Go to the line containing "Find Delta mod" in the listing below and retype it and every later line exactly, down to the last.

-- DATA follows --

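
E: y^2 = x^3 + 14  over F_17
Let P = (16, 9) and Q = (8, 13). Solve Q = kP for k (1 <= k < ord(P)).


Enumerate multiples of P until we hit Q = (8, 13):
  1P = (16, 9)
  2P = (11, 6)
  3P = (6, 14)
  4P = (8, 4)
  5P = (8, 13)
Match found at i = 5.

k = 5


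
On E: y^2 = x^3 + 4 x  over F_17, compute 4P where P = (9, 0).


k = 4 = 100_2 (binary, LSB first: 001)
Double-and-add from P = (9, 0):
  bit 0 = 0: acc unchanged = O
  bit 1 = 0: acc unchanged = O
  bit 2 = 1: acc = O + O = O

4P = O


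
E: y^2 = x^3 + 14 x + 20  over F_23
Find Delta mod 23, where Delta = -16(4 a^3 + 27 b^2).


4 a^3 + 27 b^2 = 4*14^3 + 27*20^2 = 10976 + 10800 = 21776
Delta = -16 * (21776) = -348416
Delta mod 23 = 11

Delta = 11 (mod 23)


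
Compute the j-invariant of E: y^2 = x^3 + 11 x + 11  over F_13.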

-- DATA concluded --

WRITTEN RESPONSE:
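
Find Delta mod 23, where Delta = -16(4 a^3 + 27 b^2).


4 a^3 + 27 b^2 = 4*14^3 + 27*20^2 = 10976 + 10800 = 21776
Delta = -16 * (21776) = -348416
Delta mod 23 = 11

Delta = 11 (mod 23)


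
Compute the j-invariant of E: y^2 = x^3 + 11 x + 11  over F_13.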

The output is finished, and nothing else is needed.